> **Work task**:
Find "A warehouse pick-to-light system has" in the material below and restate exactly the line holding it together with every line that comes after.

------------------------------------------------------------

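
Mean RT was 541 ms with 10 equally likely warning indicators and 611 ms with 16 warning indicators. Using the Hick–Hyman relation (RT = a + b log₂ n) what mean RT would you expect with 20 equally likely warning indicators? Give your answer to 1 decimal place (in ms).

644.2 ms

Fit slope and intercept:
  b = (611 − 541) / (log₂ 16 − log₂ 10) = 70 / (4 − 3.3219) = 103.234 ms/bit
  a = 541 − 103.234 × 3.3219 = 198.064 ms
Then RT(20) = 198.064 + 103.234 × log₂ 20 = 198.064 + 103.234 × 4.3219 ≈ 644.234 ms.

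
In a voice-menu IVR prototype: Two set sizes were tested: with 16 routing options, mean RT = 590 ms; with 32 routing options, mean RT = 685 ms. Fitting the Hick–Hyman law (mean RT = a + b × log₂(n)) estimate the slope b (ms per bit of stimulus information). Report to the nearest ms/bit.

95 ms/bit

The slope on a log₂ axis is (685 − 590) / (5 − 4) = 95 ms/bit.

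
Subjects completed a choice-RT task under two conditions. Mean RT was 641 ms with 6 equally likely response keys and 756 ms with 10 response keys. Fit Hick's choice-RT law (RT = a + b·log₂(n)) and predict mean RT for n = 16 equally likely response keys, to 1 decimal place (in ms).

Solve the two-equation system in a and b:
  b = (756 − 641) / (log₂ 10 − log₂ 6) = 115 / (3.3219 − 2.5850) = 156.045 ms/bit
  a = 641 − 156.045 × 2.5850 = 237.629 ms
Then RT(16) = 237.629 + 156.045 × log₂ 16 = 237.629 + 156.045 × 4 ≈ 861.810 ms.

861.8 ms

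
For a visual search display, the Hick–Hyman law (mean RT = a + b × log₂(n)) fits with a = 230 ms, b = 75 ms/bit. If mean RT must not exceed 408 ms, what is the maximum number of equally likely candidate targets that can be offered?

5

Information budget: (408 − 230)/75 = 2.3733 bits, so n ≤ 2^2.3733 = 5.181 → at most 5.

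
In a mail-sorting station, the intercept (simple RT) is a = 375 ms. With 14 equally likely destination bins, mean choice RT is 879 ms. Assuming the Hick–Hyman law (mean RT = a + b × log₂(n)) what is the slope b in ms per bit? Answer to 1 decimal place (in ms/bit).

b = (879 − 375) / log₂(14) = 504 / 3.8074 = 132.375 ms/bit.

132.4 ms/bit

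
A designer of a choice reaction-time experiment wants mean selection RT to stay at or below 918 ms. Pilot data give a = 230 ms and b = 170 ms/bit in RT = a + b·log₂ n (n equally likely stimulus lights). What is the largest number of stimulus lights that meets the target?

16

Set 230 + 170·log₂ n ≤ 918 → log₂ n ≤ (918 − 230)/170 = 4.0471.
So n ≤ 2^4.0471 = 16.531; the largest integer n is 16.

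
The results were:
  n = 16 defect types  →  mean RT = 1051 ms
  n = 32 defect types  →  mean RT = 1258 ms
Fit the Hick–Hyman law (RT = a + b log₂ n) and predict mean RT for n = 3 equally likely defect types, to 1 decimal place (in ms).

Solve the two-equation system in a and b:
  b = (1258 − 1051) / (log₂ 32 − log₂ 16) = 207 / (5 − 4) = 207.000 ms/bit
  a = 1051 − 207.000 × 4 = 223.000 ms
Then RT(3) = 223.000 + 207.000 × log₂ 3 = 223.000 + 207.000 × 1.5850 ≈ 551.087 ms.

551.1 ms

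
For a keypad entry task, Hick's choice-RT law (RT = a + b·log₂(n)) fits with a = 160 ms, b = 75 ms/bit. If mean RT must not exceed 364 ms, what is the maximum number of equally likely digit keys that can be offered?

6

Set 160 + 75·log₂ n ≤ 364 → log₂ n ≤ (364 − 160)/75 = 2.7200.
So n ≤ 2^2.7200 = 6.589; the largest integer n is 6.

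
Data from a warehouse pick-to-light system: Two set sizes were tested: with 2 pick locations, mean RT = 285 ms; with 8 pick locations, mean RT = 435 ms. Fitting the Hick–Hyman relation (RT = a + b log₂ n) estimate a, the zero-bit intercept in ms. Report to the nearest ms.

b = (RT₂ − RT₁)/(log₂ n₂ − log₂ n₁) = (435 − 285)/(3 − 1) = 75 ms/bit.
Intercept: a = 285 − 75·log₂(2) = 210.000 ms.

210 ms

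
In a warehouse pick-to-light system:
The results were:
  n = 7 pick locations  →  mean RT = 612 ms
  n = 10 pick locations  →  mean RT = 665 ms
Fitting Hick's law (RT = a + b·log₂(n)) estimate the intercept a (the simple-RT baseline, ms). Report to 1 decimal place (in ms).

322.8 ms

b = (RT₂ − RT₁)/(log₂ n₂ − log₂ n₁) = (665 − 612)/(3.3219 − 2.8074) = 102.998 ms/bit.
a = RT₁ − b·log₂ n₁ = 612 − 102.998 × 2.8074 = 322.848 ms.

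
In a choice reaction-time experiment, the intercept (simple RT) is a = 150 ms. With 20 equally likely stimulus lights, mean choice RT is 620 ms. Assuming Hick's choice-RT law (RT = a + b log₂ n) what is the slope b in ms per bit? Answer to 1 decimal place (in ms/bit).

b = (620 − 150) / log₂(20) = 470 / 4.3219 = 108.748 ms/bit.

108.7 ms/bit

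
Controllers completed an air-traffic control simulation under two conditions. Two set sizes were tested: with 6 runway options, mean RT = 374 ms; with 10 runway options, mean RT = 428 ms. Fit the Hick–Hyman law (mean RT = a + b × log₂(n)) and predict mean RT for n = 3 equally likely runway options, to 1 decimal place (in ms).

Fit slope and intercept:
  b = (428 − 374) / (log₂ 10 − log₂ 6) = 54 / (3.3219 − 2.5850) = 73.273 ms/bit
  a = 374 − 73.273 × 2.5850 = 184.591 ms
Then RT(3) = 184.591 + 73.273 × log₂ 3 = 184.591 + 73.273 × 1.5850 ≈ 300.727 ms.

300.7 ms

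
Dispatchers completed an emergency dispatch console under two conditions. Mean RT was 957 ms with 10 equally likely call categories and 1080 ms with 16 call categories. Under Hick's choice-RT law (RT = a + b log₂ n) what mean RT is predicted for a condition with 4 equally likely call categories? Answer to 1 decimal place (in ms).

Solve the two-equation system in a and b:
  b = (1080 − 957) / (log₂ 16 − log₂ 10) = 123 / (4 − 3.3219) = 181.397 ms/bit
  a = 957 − 181.397 × 3.3219 = 354.413 ms
Then RT(4) = 354.413 + 181.397 × log₂ 4 = 354.413 + 181.397 × 2 ≈ 717.207 ms.

717.2 ms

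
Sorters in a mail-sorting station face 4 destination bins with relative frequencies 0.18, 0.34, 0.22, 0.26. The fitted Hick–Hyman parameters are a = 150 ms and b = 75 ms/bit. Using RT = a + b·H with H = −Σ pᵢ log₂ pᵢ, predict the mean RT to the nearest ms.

Entropy contributions −pᵢ log₂ pᵢ: 0.4453, 0.5292, 0.4806, 0.5053; sum H = 1.9603 bits.
RT = a + bH = 150 + 75·1.9603 = 297.03 ms.

297 ms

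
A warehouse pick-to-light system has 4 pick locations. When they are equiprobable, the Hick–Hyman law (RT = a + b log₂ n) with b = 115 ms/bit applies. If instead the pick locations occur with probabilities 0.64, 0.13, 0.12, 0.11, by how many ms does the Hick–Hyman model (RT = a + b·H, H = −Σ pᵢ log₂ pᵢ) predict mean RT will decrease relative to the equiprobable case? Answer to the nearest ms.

56 ms

Equiprobable entropy H₀ = log₂ 4 = 2.0000 bits.
Skewed entropy H = −Σ pᵢ log₂ pᵢ = 1.5121 bits.
ΔRT = b·(H₀ − H) = 115 × 0.4879 = 56.11 ms.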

------------------------------------------------------------

> **Result of this task**:
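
A warehouse pick-to-light system has 4 pick locations. When they are equiprobable, the Hick–Hyman law (RT = a + b log₂ n) with b = 115 ms/bit applies. If instead the pick locations occur with probabilities 0.64, 0.13, 0.12, 0.11, by how many ms does the Hick–Hyman model (RT = a + b·H, H = −Σ pᵢ log₂ pᵢ) predict mean RT will decrease relative to the equiprobable case? Answer to the nearest ms.

56 ms

Equiprobable entropy H₀ = log₂ 4 = 2.0000 bits.
Skewed entropy H = −Σ pᵢ log₂ pᵢ = 1.5121 bits.
ΔRT = b·(H₀ − H) = 115 × 0.4879 = 56.11 ms.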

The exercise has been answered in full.